The problem: Once you have read the listing, retype all of it exactly.

[The input — start]

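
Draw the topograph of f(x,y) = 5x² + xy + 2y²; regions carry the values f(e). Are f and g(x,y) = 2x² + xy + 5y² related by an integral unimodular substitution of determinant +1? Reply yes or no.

D₁ = -39, D₂ = -39
f: flip: (5,1,2)→(2,-1,5)
f: reduced (well bottom): (2,-1,5) with a≤c, −a<b≤a
g: reduced (well bottom): (2,1,5) with a≤c, −a<b≤a
reduced forms (2, -1, 5) vs (2, 1, 5) ⇒ inequivalent

no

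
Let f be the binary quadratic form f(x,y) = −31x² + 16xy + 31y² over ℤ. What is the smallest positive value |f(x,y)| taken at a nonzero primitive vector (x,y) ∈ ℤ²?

river: ρ → (31,46,-16)
river: ρ → (-16,50,25)
river: ρ → (25,50,-16)
river: ρ → (-16,46,31)
river: ρ → (31,16,-31)
river: ρ → (-31,46,16)
river: ρ → (16,50,-25)
river: ρ → (-25,50,16)
river: ρ → (16,46,-31)
river: ρ → (-31,16,31)
closes: descent 0, river 10
min |a| on river = 16

16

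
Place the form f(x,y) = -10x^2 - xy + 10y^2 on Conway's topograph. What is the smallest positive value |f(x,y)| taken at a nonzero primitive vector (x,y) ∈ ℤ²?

descent: ρ → (10,1,-10)  [lands on river]
river: ρ → (-10,19,1)
river: ρ → (1,19,-10)
river: ρ → (-10,1,10)
river: ρ → (10,19,-1)
river: ρ → (-1,19,10)
closes: descent 1, river 6
min |a| on river = 1

1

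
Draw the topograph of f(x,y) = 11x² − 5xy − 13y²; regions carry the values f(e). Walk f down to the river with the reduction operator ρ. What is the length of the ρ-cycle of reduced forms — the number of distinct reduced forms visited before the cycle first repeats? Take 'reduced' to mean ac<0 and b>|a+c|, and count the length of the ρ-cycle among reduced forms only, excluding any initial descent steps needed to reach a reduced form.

D = 597, ⌊√D⌋ = 24
descent: ρ → (-13,5,11)  [lands on river]
river: ρ → (11,17,-7)
river: ρ → (-7,11,17)
river: ρ → (17,23,-1)
river: ρ → (-1,23,17)
river: ρ → (17,11,-7)
river: ρ → (-7,17,11)
river: ρ → (11,5,-13)
river: ρ → (-13,21,3)
river: ρ → (3,21,-13)
ρ-cycle length = 10 (tail of 1 descent step not counted)

10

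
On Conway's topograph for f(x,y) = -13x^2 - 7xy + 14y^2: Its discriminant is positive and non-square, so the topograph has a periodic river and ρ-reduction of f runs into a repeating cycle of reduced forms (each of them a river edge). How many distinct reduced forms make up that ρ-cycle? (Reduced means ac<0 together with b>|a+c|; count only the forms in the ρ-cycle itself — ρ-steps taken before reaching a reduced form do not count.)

D = 777, ⌊√D⌋ = 27
descent: ρ → (14,7,-13)  [lands on river]
river: ρ → (-13,19,8)
river: ρ → (8,13,-19)
river: ρ → (-19,25,2)
river: ρ → (2,27,-6)
river: ρ → (-6,21,14)
ρ-cycle length = 6 (tail of 1 descent step not counted)

6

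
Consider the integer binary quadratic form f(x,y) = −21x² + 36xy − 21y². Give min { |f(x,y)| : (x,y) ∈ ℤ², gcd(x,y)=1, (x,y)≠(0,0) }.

translate: b→6 (≡-36 mod 42), so (21,-36,21)→(21,6,6)
flip: (21,6,6)→(6,-6,21)
translate: b→6 (≡-6 mod 12), so (6,-6,21)→(6,6,21)
reduced (well bottom): (6,6,21) with a≤c, −a<b≤a
well minimum |f| = |-6| = 6 (negative-definite)

6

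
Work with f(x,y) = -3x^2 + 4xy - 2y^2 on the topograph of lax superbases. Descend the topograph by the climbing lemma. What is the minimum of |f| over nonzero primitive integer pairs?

translate: b→2 (≡-4 mod 6), so (3,-4,2)→(3,2,1)
flip: (3,2,1)→(1,-2,3)
translate: b→0 (≡-2 mod 2), so (1,-2,3)→(1,0,2)
reduced (well bottom): (1,0,2) with a≤c, −a<b≤a
well minimum |f| = |-1| = 1 (negative-definite)

1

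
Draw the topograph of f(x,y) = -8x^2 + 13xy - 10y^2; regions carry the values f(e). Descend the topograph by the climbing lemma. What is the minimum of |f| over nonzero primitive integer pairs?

translate: b→3 (≡-13 mod 16), so (8,-13,10)→(8,3,5)
flip: (8,3,5)→(5,-3,8)
reduced (well bottom): (5,-3,8) with a≤c, −a<b≤a
well minimum |f| = |-5| = 5 (negative-definite)

5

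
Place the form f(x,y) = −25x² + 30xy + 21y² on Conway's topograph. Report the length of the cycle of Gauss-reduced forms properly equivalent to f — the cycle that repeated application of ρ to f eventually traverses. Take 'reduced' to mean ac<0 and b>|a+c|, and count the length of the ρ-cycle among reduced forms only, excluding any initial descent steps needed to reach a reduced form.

D = 3000, ⌊√D⌋ = 54
river: ρ → (21,54,-1)
river: ρ → (-1,54,21)
river: ρ → (21,30,-25)
river: ρ → (-25,20,26)
river: ρ → (26,32,-19)
river: ρ → (-19,44,14)
river: ρ → (14,40,-25)
river: ρ → (-25,10,29)
river: ρ → (29,48,-6)
river: ρ → (-6,48,29)
river: ρ → (29,10,-25)
river: ρ → (-25,40,14)
river: ρ → (14,44,-19)
river: ρ → (-19,32,26)
river: ρ → (26,20,-25)
river: ρ → (-25,30,21)
ρ-cycle length = 16 (tail of 0 descent steps not counted)

16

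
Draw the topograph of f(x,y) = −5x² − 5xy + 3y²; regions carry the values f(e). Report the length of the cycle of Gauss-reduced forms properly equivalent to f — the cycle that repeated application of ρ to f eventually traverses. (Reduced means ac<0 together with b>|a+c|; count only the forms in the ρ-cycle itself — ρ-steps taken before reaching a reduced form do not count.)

D = 85, ⌊√D⌋ = 9
descent: ρ → (3,5,-5)  [lands on river]
river: ρ → (-5,5,3)
river: ρ → (3,7,-3)
river: ρ → (-3,5,5)
river: ρ → (5,5,-3)
river: ρ → (-3,7,3)
ρ-cycle length = 6 (tail of 1 descent step not counted)

6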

[The input — finish]

Solution for this problem:
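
Draw the topograph of f(x,y) = 5x² + xy + 2y²; regions carry the values f(e). Are f and g(x,y) = 2x² + xy + 5y² related by an integral unimodular substitution of determinant +1? Reply yes or no.

D₁ = -39, D₂ = -39
f: flip: (5,1,2)→(2,-1,5)
f: reduced (well bottom): (2,-1,5) with a≤c, −a<b≤a
g: reduced (well bottom): (2,1,5) with a≤c, −a<b≤a
reduced forms (2, -1, 5) vs (2, 1, 5) ⇒ inequivalent

no

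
Let f be the binary quadratic form f(x,y) = −31x² + 16xy + 31y² over ℤ. What is the smallest positive value |f(x,y)| taken at a nonzero primitive vector (x,y) ∈ ℤ²?

river: ρ → (31,46,-16)
river: ρ → (-16,50,25)
river: ρ → (25,50,-16)
river: ρ → (-16,46,31)
river: ρ → (31,16,-31)
river: ρ → (-31,46,16)
river: ρ → (16,50,-25)
river: ρ → (-25,50,16)
river: ρ → (16,46,-31)
river: ρ → (-31,16,31)
closes: descent 0, river 10
min |a| on river = 16

16

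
Place the form f(x,y) = -10x^2 - xy + 10y^2 on Conway's topograph. What is the smallest positive value |f(x,y)| taken at a nonzero primitive vector (x,y) ∈ ℤ²?

descent: ρ → (10,1,-10)  [lands on river]
river: ρ → (-10,19,1)
river: ρ → (1,19,-10)
river: ρ → (-10,1,10)
river: ρ → (10,19,-1)
river: ρ → (-1,19,10)
closes: descent 1, river 6
min |a| on river = 1

1

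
Draw the topograph of f(x,y) = 11x² − 5xy − 13y²; regions carry the values f(e). Walk f down to the river with the reduction operator ρ. What is the length of the ρ-cycle of reduced forms — the number of distinct reduced forms visited before the cycle first repeats? Take 'reduced' to mean ac<0 and b>|a+c|, and count the length of the ρ-cycle among reduced forms only, excluding any initial descent steps needed to reach a reduced form.

D = 597, ⌊√D⌋ = 24
descent: ρ → (-13,5,11)  [lands on river]
river: ρ → (11,17,-7)
river: ρ → (-7,11,17)
river: ρ → (17,23,-1)
river: ρ → (-1,23,17)
river: ρ → (17,11,-7)
river: ρ → (-7,17,11)
river: ρ → (11,5,-13)
river: ρ → (-13,21,3)
river: ρ → (3,21,-13)
ρ-cycle length = 10 (tail of 1 descent step not counted)

10

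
On Conway's topograph for f(x,y) = -13x^2 - 7xy + 14y^2: Its discriminant is positive and non-square, so the topograph has a periodic river and ρ-reduction of f runs into a repeating cycle of reduced forms (each of them a river edge). How many distinct reduced forms make up that ρ-cycle? (Reduced means ac<0 together with b>|a+c|; count only the forms in the ρ-cycle itself — ρ-steps taken before reaching a reduced form do not count.)

D = 777, ⌊√D⌋ = 27
descent: ρ → (14,7,-13)  [lands on river]
river: ρ → (-13,19,8)
river: ρ → (8,13,-19)
river: ρ → (-19,25,2)
river: ρ → (2,27,-6)
river: ρ → (-6,21,14)
ρ-cycle length = 6 (tail of 1 descent step not counted)

6

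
Consider the integer binary quadratic form f(x,y) = −21x² + 36xy − 21y². Give min { |f(x,y)| : (x,y) ∈ ℤ², gcd(x,y)=1, (x,y)≠(0,0) }.

translate: b→6 (≡-36 mod 42), so (21,-36,21)→(21,6,6)
flip: (21,6,6)→(6,-6,21)
translate: b→6 (≡-6 mod 12), so (6,-6,21)→(6,6,21)
reduced (well bottom): (6,6,21) with a≤c, −a<b≤a
well minimum |f| = |-6| = 6 (negative-definite)

6

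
Work with f(x,y) = -3x^2 + 4xy - 2y^2 on the topograph of lax superbases. Descend the topograph by the climbing lemma. What is the minimum of |f| over nonzero primitive integer pairs?

translate: b→2 (≡-4 mod 6), so (3,-4,2)→(3,2,1)
flip: (3,2,1)→(1,-2,3)
translate: b→0 (≡-2 mod 2), so (1,-2,3)→(1,0,2)
reduced (well bottom): (1,0,2) with a≤c, −a<b≤a
well minimum |f| = |-1| = 1 (negative-definite)

1

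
Draw the topograph of f(x,y) = -8x^2 + 13xy - 10y^2; regions carry the values f(e). Descend the topograph by the climbing lemma. What is the minimum of |f| over nonzero primitive integer pairs?

translate: b→3 (≡-13 mod 16), so (8,-13,10)→(8,3,5)
flip: (8,3,5)→(5,-3,8)
reduced (well bottom): (5,-3,8) with a≤c, −a<b≤a
well minimum |f| = |-5| = 5 (negative-definite)

5

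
Place the form f(x,y) = −25x² + 30xy + 21y² on Conway's topograph. Report the length of the cycle of Gauss-reduced forms properly equivalent to f — the cycle that repeated application of ρ to f eventually traverses. Take 'reduced' to mean ac<0 and b>|a+c|, and count the length of the ρ-cycle among reduced forms only, excluding any initial descent steps needed to reach a reduced form.

D = 3000, ⌊√D⌋ = 54
river: ρ → (21,54,-1)
river: ρ → (-1,54,21)
river: ρ → (21,30,-25)
river: ρ → (-25,20,26)
river: ρ → (26,32,-19)
river: ρ → (-19,44,14)
river: ρ → (14,40,-25)
river: ρ → (-25,10,29)
river: ρ → (29,48,-6)
river: ρ → (-6,48,29)
river: ρ → (29,10,-25)
river: ρ → (-25,40,14)
river: ρ → (14,44,-19)
river: ρ → (-19,32,26)
river: ρ → (26,20,-25)
river: ρ → (-25,30,21)
ρ-cycle length = 16 (tail of 0 descent steps not counted)

16

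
Draw the topograph of f(x,y) = −5x² − 5xy + 3y²; regions carry the values f(e). Report the length of the cycle of Gauss-reduced forms properly equivalent to f — the cycle that repeated application of ρ to f eventually traverses. (Reduced means ac<0 together with b>|a+c|; count only the forms in the ρ-cycle itself — ρ-steps taken before reaching a reduced form do not count.)

D = 85, ⌊√D⌋ = 9
descent: ρ → (3,5,-5)  [lands on river]
river: ρ → (-5,5,3)
river: ρ → (3,7,-3)
river: ρ → (-3,5,5)
river: ρ → (5,5,-3)
river: ρ → (-3,7,3)
ρ-cycle length = 6 (tail of 1 descent step not counted)

6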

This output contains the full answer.